-- WHAT IS EXPECTED --
From the listing below, reproduce word for word the part that opens with the line containing "natgas → 0.5902 aluminium)" and closes with the line containing "silver → 0.2966 iron)"; reproduce nothing else.

-- RECORDS FOR THIS TASK --
* * *
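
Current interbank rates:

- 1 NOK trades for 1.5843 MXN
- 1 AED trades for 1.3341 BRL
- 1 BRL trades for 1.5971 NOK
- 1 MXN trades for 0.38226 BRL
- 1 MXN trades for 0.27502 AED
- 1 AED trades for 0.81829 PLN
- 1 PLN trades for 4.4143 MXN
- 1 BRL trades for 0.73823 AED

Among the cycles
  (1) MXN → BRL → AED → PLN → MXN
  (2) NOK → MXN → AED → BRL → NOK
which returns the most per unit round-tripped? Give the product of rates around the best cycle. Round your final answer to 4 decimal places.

1.0193

(1) 0.38226 × 0.73823 × 0.81829 × 4.4143 = 1.01934
(2) 1.5843 × 0.27502 × 1.3341 × 1.5971 = 0.92837
Highest is cycle (1) at 1.0193 (>1, arbitrage).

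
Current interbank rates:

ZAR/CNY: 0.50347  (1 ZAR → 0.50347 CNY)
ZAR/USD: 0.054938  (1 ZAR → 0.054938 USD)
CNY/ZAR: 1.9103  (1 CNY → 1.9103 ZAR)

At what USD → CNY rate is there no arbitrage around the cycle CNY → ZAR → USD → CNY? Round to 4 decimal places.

9.5285

Known legs of the cycle: 1.9103 × 0.054938 = 0.1049480614
For no arbitrage the full-cycle product must be 1, so the missing rate is 1 / 0.1049480614 ≈ 9.528523.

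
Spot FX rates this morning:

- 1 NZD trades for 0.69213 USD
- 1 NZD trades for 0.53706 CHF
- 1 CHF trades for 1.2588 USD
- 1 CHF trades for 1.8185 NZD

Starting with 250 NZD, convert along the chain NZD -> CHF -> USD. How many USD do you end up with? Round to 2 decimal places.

250 NZD × 0.53706 = 134.265 CHF
134.265 CHF × 1.2588 = 169.012782 USD

169.01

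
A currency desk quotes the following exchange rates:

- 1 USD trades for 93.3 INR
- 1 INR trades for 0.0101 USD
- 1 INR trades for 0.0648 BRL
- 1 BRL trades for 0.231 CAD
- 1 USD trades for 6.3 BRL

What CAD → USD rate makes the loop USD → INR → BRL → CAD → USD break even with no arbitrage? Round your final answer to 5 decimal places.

0.71603

Known legs of the cycle: 93.3 × 0.0648 × 0.231 = 1.39658904
For no arbitrage the full-cycle product must be 1, so the missing rate is 1 / 1.39658904 ≈ 0.7160303.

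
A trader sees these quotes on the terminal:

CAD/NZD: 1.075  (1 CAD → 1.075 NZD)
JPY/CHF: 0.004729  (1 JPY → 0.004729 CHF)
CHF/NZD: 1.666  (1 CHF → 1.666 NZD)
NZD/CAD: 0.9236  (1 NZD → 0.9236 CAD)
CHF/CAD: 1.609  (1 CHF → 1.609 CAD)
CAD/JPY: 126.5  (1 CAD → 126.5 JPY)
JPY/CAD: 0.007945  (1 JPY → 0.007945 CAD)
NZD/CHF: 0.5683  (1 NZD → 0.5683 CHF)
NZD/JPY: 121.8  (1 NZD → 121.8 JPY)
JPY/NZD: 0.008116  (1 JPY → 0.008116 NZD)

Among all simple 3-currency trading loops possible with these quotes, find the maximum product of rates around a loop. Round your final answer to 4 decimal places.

NZD→JPY→CAD→NZD: 121.8 × 0.007945 × 1.075 = 1.04028
NZD→CHF→CAD→NZD: 0.5683 × 1.609 × 1.075 = 0.98297
JPY→CHF→CAD→JPY: 0.004729 × 1.609 × 126.5 = 0.96253
NZD→JPY→CHF→NZD: 121.8 × 0.004729 × 1.666 = 0.95960
NZD→CAD→JPY→NZD: 0.9236 × 126.5 × 0.008116 = 0.94824
Maximum is NZD→JPY→CAD→NZD at 1.0403; arbitrage exists.

1.0403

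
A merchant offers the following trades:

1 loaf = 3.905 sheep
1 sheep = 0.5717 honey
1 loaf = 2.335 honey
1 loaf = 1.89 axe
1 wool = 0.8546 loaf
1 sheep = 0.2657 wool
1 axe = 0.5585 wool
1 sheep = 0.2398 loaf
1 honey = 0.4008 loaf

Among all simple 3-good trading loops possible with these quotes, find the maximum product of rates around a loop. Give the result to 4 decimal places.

loaf→axe→wool→loaf: 1.89 × 0.5585 × 0.8546 = 0.90209
honey→loaf→sheep→honey: 0.4008 × 3.905 × 0.5717 = 0.89478
loaf→sheep→wool→loaf: 3.905 × 0.2657 × 0.8546 = 0.88670
Maximum is loaf→axe→wool→loaf at 0.9021; no arbitrage — every cycle loses value.

0.9021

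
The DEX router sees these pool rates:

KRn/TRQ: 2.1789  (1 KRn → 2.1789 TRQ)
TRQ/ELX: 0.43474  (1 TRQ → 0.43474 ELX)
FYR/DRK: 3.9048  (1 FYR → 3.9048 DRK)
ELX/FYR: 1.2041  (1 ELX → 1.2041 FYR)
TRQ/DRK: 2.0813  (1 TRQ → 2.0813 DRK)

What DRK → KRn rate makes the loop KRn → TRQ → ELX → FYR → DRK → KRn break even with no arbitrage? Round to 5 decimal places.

Known legs of the cycle: 2.1789 × 0.43474 × 1.2041 × 3.9048 = 4.45377477240362448
For no arbitrage the full-cycle product must be 1, so the missing rate is 1 / 4.45377477240362448 ≈ 0.2245286.

0.22453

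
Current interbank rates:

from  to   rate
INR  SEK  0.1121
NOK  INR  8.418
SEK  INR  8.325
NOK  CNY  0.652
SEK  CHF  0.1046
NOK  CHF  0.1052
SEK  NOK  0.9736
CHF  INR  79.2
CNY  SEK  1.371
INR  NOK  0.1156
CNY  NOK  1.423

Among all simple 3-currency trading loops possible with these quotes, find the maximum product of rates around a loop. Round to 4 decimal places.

INR→NOK→CHF→INR: 0.1156 × 0.1052 × 79.2 = 0.96316
INR→SEK→CHF→INR: 0.1121 × 0.1046 × 79.2 = 0.92867
INR→SEK→NOK→INR: 0.1121 × 0.9736 × 8.418 = 0.91875
NOK→CNY→SEK→NOK: 0.652 × 1.371 × 0.9736 = 0.87029
Maximum is INR→NOK→CHF→INR at 0.9632; no arbitrage — every cycle loses value.

0.9632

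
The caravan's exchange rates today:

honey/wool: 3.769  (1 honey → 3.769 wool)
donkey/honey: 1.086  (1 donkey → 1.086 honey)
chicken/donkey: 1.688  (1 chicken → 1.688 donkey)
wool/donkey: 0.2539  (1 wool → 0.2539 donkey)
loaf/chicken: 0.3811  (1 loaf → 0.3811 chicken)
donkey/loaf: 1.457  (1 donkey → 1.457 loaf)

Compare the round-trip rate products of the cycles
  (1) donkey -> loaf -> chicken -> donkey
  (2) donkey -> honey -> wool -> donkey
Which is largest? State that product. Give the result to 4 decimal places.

(1) 1.457 × 0.3811 × 1.688 = 0.93728
(2) 1.086 × 3.769 × 0.2539 = 1.03925
Highest is cycle (2) at 1.0392 (>1, arbitrage).

1.0392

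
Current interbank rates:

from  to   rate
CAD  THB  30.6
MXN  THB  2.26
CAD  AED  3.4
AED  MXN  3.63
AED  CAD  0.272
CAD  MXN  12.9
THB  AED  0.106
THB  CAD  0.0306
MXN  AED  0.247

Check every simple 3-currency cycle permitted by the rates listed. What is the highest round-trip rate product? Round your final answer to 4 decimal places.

0.8921

MXN→THB→CAD→MXN: 2.26 × 0.0306 × 12.9 = 0.89211
AED→CAD→THB→AED: 0.272 × 30.6 × 0.106 = 0.88226
AED→MXN→THB→AED: 3.63 × 2.26 × 0.106 = 0.86960
AED→CAD→MXN→AED: 0.272 × 12.9 × 0.247 = 0.86667
Maximum is MXN→THB→CAD→MXN at 0.8921; no arbitrage — every cycle loses value.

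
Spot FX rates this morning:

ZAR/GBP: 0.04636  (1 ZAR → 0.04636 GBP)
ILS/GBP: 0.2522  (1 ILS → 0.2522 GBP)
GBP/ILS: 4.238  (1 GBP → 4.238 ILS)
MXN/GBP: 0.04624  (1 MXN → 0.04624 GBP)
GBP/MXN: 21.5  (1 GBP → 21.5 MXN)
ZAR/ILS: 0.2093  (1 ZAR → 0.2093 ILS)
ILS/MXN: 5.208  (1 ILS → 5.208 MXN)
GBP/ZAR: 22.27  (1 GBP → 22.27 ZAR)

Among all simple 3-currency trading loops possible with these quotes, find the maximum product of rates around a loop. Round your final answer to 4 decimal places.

1.1755

ZAR→ILS→GBP→ZAR: 0.2093 × 0.2522 × 22.27 = 1.17553
GBP→ILS→MXN→GBP: 4.238 × 5.208 × 0.04624 = 1.02059
Maximum is ZAR→ILS→GBP→ZAR at 1.1755; arbitrage exists.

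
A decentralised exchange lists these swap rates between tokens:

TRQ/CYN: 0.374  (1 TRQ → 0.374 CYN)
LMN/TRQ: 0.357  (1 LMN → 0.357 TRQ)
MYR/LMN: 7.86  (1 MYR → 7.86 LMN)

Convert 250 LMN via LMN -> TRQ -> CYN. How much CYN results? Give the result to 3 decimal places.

33.380

250 LMN × 0.357 = 89.25 TRQ
89.25 TRQ × 0.374 = 33.3795 CYN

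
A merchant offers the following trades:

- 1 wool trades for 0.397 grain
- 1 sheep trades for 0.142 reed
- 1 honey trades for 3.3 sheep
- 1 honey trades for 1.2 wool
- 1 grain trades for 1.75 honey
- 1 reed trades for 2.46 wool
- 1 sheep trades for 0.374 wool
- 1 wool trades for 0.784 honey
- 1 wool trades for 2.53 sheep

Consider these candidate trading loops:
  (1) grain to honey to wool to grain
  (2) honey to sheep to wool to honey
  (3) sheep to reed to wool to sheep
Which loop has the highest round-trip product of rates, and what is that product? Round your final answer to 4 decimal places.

(1) 1.75 × 1.2 × 0.397 = 0.83370
(2) 3.3 × 0.374 × 0.784 = 0.96761
(3) 0.142 × 2.46 × 2.53 = 0.88378
Highest is cycle (2) at 0.9676 (≤1, no arbitrage).

0.9676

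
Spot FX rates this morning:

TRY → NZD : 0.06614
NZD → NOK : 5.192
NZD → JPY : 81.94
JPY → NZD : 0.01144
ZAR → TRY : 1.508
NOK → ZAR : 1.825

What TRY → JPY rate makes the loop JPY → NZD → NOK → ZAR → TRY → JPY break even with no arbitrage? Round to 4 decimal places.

Known legs of the cycle: 0.01144 × 5.192 × 1.825 × 1.508 = 0.163465052608
For no arbitrage the full-cycle product must be 1, so the missing rate is 1 / 0.163465052608 ≈ 6.117516.

6.1175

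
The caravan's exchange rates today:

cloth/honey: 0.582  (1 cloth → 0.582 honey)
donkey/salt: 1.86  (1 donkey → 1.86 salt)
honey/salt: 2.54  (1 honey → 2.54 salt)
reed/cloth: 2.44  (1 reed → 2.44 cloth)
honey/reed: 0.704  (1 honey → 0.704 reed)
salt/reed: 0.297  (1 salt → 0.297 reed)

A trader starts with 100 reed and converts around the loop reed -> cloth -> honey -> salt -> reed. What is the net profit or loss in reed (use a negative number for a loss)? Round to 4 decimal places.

7.1280

100 reed × 2.44 = 244 cloth
244 cloth × 0.582 = 142.008 honey
142.008 honey × 2.54 = 360.70032 salt
360.70032 salt × 0.297 = 107.12799504 reed
Net change: 107.12799504 − 100 = 7.12799504 reed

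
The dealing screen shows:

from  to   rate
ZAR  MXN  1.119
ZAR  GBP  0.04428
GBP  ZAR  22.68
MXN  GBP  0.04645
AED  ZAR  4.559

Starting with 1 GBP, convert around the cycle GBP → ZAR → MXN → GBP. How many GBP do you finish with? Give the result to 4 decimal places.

1 GBP × 22.68 = 22.68 ZAR
22.68 ZAR × 1.119 = 25.37892 MXN
25.37892 MXN × 0.04645 = 1.178850834 GBP

1.1789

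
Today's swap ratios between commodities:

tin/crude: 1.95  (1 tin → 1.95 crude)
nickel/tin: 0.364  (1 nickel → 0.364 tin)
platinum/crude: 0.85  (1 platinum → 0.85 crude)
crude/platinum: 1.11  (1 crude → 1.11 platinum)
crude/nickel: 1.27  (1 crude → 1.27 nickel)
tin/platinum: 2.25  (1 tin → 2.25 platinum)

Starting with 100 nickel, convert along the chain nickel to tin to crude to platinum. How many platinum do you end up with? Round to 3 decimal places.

78.788

100 nickel × 0.364 = 36.4 tin
36.4 tin × 1.95 = 70.98 crude
70.98 crude × 1.11 = 78.7878 platinum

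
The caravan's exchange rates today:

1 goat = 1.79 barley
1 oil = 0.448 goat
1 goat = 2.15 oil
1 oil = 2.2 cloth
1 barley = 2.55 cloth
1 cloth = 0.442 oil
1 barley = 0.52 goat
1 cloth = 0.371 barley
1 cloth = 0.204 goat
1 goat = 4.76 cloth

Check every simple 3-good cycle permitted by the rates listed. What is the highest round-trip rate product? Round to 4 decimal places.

0.9649

oil→cloth→goat→oil: 2.2 × 0.204 × 2.15 = 0.96492
oil→goat→cloth→oil: 0.448 × 4.76 × 0.442 = 0.94256
goat→barley→cloth→goat: 1.79 × 2.55 × 0.204 = 0.93116
goat→cloth→barley→goat: 4.76 × 0.371 × 0.52 = 0.91830
Maximum is oil→cloth→goat→oil at 0.9649; no arbitrage — every cycle loses value.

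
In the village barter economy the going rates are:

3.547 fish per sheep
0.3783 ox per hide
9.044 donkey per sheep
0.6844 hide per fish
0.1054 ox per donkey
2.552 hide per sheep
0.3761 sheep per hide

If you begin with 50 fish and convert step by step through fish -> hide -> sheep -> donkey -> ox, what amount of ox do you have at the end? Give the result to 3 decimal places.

50 fish × 0.6844 = 34.22 hide
34.22 hide × 0.3761 = 12.870142 sheep
12.870142 sheep × 9.044 = 116.397564248 donkey
116.397564248 donkey × 0.1054 = 12.2683032717392 ox

12.268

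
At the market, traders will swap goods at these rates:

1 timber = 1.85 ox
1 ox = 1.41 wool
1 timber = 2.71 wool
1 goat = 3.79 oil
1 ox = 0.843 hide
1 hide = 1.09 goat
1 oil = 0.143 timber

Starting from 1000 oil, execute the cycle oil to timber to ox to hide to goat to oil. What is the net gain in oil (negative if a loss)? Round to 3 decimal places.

-78.700

1000 oil × 0.143 = 143 timber
143 timber × 1.85 = 264.55 ox
264.55 ox × 0.843 = 223.01565 hide
223.01565 hide × 1.09 = 243.0870585 goat
243.0870585 goat × 3.79 = 921.299951715 oil
Net change: 921.299951715 − 1000 = -78.700048285 oil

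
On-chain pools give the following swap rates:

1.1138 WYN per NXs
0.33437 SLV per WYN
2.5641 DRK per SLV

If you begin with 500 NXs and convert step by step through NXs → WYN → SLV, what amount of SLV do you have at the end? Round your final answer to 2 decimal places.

500 NXs × 1.1138 = 556.9 WYN
556.9 WYN × 0.33437 = 186.210653 SLV

186.21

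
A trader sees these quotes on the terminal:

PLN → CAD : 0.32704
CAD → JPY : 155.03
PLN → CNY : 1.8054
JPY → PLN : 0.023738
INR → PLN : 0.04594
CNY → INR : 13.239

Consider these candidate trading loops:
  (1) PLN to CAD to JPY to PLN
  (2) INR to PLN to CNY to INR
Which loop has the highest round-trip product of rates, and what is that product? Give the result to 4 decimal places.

(1) 0.32704 × 155.03 × 0.023738 = 1.20354
(2) 0.04594 × 1.8054 × 13.239 = 1.09804
Highest is cycle (1) at 1.2035 (>1, arbitrage).

1.2035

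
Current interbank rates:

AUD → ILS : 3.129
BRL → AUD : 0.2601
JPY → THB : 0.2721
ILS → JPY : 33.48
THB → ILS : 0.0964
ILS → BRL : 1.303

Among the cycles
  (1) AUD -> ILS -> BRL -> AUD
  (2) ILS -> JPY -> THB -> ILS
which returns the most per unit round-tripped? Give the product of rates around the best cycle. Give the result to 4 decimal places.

1.0605

(1) 3.129 × 1.303 × 0.2601 = 1.06045
(2) 33.48 × 0.2721 × 0.0964 = 0.87820
Highest is cycle (1) at 1.0605 (>1, arbitrage).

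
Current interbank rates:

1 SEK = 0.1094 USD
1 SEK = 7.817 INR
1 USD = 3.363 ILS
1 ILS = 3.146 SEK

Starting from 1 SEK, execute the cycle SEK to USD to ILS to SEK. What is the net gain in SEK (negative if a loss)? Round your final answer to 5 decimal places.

1 SEK × 0.1094 = 0.1094 USD
0.1094 USD × 3.363 = 0.3679122 ILS
0.3679122 ILS × 3.146 = 1.1574517812 SEK
Net change: 1.1574517812 − 1 = 0.1574517812 SEK

0.15745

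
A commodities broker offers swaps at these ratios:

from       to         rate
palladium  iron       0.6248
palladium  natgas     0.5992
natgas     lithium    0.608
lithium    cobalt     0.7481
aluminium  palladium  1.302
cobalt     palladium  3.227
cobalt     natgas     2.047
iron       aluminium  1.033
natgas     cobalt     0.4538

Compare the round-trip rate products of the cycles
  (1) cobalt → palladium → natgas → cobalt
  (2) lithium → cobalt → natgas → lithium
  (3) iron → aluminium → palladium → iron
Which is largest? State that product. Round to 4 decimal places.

0.9311

(1) 3.227 × 0.5992 × 0.4538 = 0.87748
(2) 0.7481 × 2.047 × 0.608 = 0.93107
(3) 1.033 × 1.302 × 0.6248 = 0.84033
Highest is cycle (2) at 0.9311 (≤1, no arbitrage).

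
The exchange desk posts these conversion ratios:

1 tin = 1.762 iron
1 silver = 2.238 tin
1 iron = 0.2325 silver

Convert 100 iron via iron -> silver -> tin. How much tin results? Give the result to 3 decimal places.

52.034

100 iron × 0.2325 = 23.25 silver
23.25 silver × 2.238 = 52.0335 tin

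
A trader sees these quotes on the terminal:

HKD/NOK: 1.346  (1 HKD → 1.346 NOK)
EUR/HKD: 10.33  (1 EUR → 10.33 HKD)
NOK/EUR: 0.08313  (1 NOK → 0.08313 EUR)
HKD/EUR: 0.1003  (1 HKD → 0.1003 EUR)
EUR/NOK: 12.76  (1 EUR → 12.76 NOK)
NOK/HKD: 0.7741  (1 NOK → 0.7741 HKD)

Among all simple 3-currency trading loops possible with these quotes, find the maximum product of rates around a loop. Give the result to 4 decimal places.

1.1559

NOK→EUR→HKD→NOK: 0.08313 × 10.33 × 1.346 = 1.15585
NOK→HKD→EUR→NOK: 0.7741 × 0.1003 × 12.76 = 0.99071
Maximum is NOK→EUR→HKD→NOK at 1.1559; arbitrage exists.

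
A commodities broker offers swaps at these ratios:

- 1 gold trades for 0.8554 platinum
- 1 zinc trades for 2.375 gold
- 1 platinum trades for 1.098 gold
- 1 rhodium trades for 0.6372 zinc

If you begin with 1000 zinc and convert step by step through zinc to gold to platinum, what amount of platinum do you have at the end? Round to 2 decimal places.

1000 zinc × 2.375 = 2375 gold
2375 gold × 0.8554 = 2031.575 platinum

2031.58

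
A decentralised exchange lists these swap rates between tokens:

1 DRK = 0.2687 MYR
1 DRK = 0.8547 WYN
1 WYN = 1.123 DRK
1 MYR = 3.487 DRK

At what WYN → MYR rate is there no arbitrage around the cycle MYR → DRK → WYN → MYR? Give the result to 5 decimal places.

Known legs of the cycle: 3.487 × 0.8547 = 2.9803389
For no arbitrage the full-cycle product must be 1, so the missing rate is 1 / 2.9803389 ≈ 0.3355323.

0.33553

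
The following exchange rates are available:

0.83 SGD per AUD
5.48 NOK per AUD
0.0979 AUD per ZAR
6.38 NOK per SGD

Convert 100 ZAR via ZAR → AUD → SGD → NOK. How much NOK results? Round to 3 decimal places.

51.842

100 ZAR × 0.0979 = 9.79 AUD
9.79 AUD × 0.83 = 8.1257 SGD
8.1257 SGD × 6.38 = 51.841966 NOK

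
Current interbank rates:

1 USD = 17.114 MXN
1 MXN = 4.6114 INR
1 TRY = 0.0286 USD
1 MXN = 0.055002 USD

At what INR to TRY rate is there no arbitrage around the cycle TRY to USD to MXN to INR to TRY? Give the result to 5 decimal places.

Known legs of the cycle: 0.0286 × 17.114 × 4.6114 = 2.25709768856
For no arbitrage the full-cycle product must be 1, so the missing rate is 1 / 2.25709768856 ≈ 0.4430468.

0.44305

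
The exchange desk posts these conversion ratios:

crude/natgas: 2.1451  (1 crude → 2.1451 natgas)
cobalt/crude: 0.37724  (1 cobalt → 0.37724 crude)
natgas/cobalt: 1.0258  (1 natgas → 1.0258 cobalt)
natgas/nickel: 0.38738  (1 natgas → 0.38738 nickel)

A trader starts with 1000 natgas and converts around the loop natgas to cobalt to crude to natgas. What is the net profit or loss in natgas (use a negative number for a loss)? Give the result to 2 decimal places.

-169.90

1000 natgas × 1.0258 = 1025.8 cobalt
1025.8 cobalt × 0.37724 = 386.972792 crude
386.972792 crude × 2.1451 = 830.0953361192 natgas
Net change: 830.0953361192 − 1000 = -169.9046638808 natgas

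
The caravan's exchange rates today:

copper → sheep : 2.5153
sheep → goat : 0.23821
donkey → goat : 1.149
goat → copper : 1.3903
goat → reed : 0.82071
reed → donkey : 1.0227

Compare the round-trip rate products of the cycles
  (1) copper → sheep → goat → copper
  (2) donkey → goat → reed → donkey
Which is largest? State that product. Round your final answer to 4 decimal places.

0.9644

(1) 2.5153 × 0.23821 × 1.3903 = 0.83303
(2) 1.149 × 0.82071 × 1.0227 = 0.96440
Highest is cycle (2) at 0.9644 (≤1, no arbitrage).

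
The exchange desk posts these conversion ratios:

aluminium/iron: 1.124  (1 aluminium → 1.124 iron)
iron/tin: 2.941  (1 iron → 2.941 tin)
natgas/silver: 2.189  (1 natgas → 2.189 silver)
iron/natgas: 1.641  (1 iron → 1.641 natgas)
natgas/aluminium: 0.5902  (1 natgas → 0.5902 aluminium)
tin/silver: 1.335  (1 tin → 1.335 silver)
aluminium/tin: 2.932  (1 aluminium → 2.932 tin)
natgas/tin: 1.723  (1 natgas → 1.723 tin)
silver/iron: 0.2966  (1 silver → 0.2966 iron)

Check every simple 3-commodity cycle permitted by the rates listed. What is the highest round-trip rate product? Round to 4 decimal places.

tin→silver→iron→tin: 1.335 × 0.2966 × 2.941 = 1.16452
natgas→aluminium→iron→natgas: 0.5902 × 1.124 × 1.641 = 1.08861
natgas→silver→iron→natgas: 2.189 × 0.2966 × 1.641 = 1.06543
Maximum is tin→silver→iron→tin at 1.1645; arbitrage exists.

1.1645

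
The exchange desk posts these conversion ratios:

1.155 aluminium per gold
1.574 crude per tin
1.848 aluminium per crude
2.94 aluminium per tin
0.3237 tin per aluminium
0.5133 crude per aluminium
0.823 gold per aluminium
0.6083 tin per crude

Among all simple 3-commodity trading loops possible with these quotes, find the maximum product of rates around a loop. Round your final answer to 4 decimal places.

0.9416

aluminium→tin→crude→aluminium: 0.3237 × 1.574 × 1.848 = 0.94156
aluminium→crude→tin→aluminium: 0.5133 × 0.6083 × 2.94 = 0.91799
Maximum is aluminium→tin→crude→aluminium at 0.9416; no arbitrage — every cycle loses value.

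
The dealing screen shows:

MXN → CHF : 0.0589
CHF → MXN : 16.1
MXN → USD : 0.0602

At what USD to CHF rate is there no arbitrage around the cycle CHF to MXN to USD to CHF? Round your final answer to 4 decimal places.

Known legs of the cycle: 16.1 × 0.0602 = 0.96922
For no arbitrage the full-cycle product must be 1, so the missing rate is 1 / 0.96922 ≈ 1.031757.

1.0318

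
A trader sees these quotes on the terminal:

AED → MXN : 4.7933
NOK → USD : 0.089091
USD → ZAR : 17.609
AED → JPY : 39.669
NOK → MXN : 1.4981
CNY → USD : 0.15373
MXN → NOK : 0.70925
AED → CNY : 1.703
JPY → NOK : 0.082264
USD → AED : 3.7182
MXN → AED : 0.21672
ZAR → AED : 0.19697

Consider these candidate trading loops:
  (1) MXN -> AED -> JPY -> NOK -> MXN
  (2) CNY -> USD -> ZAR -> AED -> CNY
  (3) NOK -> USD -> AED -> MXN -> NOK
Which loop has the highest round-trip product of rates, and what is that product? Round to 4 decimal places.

1.1262

(1) 0.21672 × 39.669 × 0.082264 × 1.4981 = 1.05950
(2) 0.15373 × 17.609 × 0.19697 × 1.703 = 0.90805
(3) 0.089091 × 3.7182 × 4.7933 × 0.70925 = 1.12616
Highest is cycle (3) at 1.1262 (>1, arbitrage).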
* * *
-- RESPONSE FOR THIS EXERCISE --
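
natgas/aluminium: 0.5902  (1 natgas → 0.5902 aluminium)
tin/silver: 1.335  (1 tin → 1.335 silver)
aluminium/tin: 2.932  (1 aluminium → 2.932 tin)
natgas/tin: 1.723  (1 natgas → 1.723 tin)
silver/iron: 0.2966  (1 silver → 0.2966 iron)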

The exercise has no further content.